WORK TO COMPLETE — Tell how many lines in the data contain the string "What", using a single number as the whole reply.
◇ ◇ ◇ ◇
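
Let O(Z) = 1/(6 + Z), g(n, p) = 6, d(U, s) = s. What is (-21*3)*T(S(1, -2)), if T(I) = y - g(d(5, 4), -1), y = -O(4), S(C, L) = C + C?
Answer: 3843/10 ≈ 384.30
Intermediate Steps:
S(C, L) = 2*C
y = -⅒ (y = -1/(6 + 4) = -1/10 = -1*⅒ = -⅒ ≈ -0.10000)
T(I) = -61/10 (T(I) = -⅒ - 1*6 = -⅒ - 6 = -61/10)
(-21*3)*T(S(1, -2)) = -21*3*(-61/10) = -63*(-61/10) = 3843/10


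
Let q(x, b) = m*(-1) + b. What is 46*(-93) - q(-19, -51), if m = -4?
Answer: -4231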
◇ ◇ ◇ ◇
RESULT FOR THIS TASK — 2